Write out the full listing again. Make no alterations.
-- Opening Marker --
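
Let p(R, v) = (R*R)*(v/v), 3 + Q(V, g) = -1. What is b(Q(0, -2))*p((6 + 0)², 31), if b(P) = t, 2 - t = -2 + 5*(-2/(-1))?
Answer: -7776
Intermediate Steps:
Q(V, g) = -4 (Q(V, g) = -3 - 1 = -4)
p(R, v) = R² (p(R, v) = R²*1 = R²)
t = -6 (t = 2 - (-2 + 5*(-2/(-1))) = 2 - (-2 + 5*(-2*(-1))) = 2 - (-2 + 5*2) = 2 - (-2 + 10) = 2 - 1*8 = 2 - 8 = -6)
b(P) = -6
b(Q(0, -2))*p((6 + 0)², 31) = -6*(6 + 0)⁴ = -6*(6²)² = -6*36² = -6*1296 = -7776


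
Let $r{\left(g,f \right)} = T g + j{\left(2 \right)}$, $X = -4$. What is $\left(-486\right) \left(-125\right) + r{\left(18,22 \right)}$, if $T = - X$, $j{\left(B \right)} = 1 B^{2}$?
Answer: $60826$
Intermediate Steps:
$j{\left(B \right)} = B^{2}$
$T = 4$ ($T = \left(-1\right) \left(-4\right) = 4$)
$r{\left(g,f \right)} = 4 + 4 g$ ($r{\left(g,f \right)} = 4 g + 2^{2} = 4 g + 4 = 4 + 4 g$)
$\left(-486\right) \left(-125\right) + r{\left(18,22 \right)} = \left(-486\right) \left(-125\right) + \left(4 + 4 \cdot 18\right) = 60750 + \left(4 + 72\right) = 60750 + 76 = 60826$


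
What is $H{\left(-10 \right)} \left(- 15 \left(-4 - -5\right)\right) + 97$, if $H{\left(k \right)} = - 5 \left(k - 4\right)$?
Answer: $-953$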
-- Closing Marker --
- Response to the task -
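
Let p(R, v) = (R*R)*(v/v), 3 + Q(V, g) = -1. What is b(Q(0, -2))*p((6 + 0)², 31), if b(P) = t, 2 - t = -2 + 5*(-2/(-1))?
Answer: -7776
Intermediate Steps:
Q(V, g) = -4 (Q(V, g) = -3 - 1 = -4)
p(R, v) = R² (p(R, v) = R²*1 = R²)
t = -6 (t = 2 - (-2 + 5*(-2/(-1))) = 2 - (-2 + 5*(-2*(-1))) = 2 - (-2 + 5*2) = 2 - (-2 + 10) = 2 - 1*8 = 2 - 8 = -6)
b(P) = -6
b(Q(0, -2))*p((6 + 0)², 31) = -6*(6 + 0)⁴ = -6*(6²)² = -6*36² = -6*1296 = -7776


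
Let $r{\left(g,f \right)} = T g + j{\left(2 \right)}$, $X = -4$. What is $\left(-486\right) \left(-125\right) + r{\left(18,22 \right)}$, if $T = - X$, $j{\left(B \right)} = 1 B^{2}$?
Answer: $60826$
Intermediate Steps:
$j{\left(B \right)} = B^{2}$
$T = 4$ ($T = \left(-1\right) \left(-4\right) = 4$)
$r{\left(g,f \right)} = 4 + 4 g$ ($r{\left(g,f \right)} = 4 g + 2^{2} = 4 g + 4 = 4 + 4 g$)
$\left(-486\right) \left(-125\right) + r{\left(18,22 \right)} = \left(-486\right) \left(-125\right) + \left(4 + 4 \cdot 18\right) = 60750 + \left(4 + 72\right) = 60750 + 76 = 60826$


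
What is $H{\left(-10 \right)} \left(- 15 \left(-4 - -5\right)\right) + 97$, if $H{\left(k \right)} = - 5 \left(k - 4\right)$?
Answer: $-953$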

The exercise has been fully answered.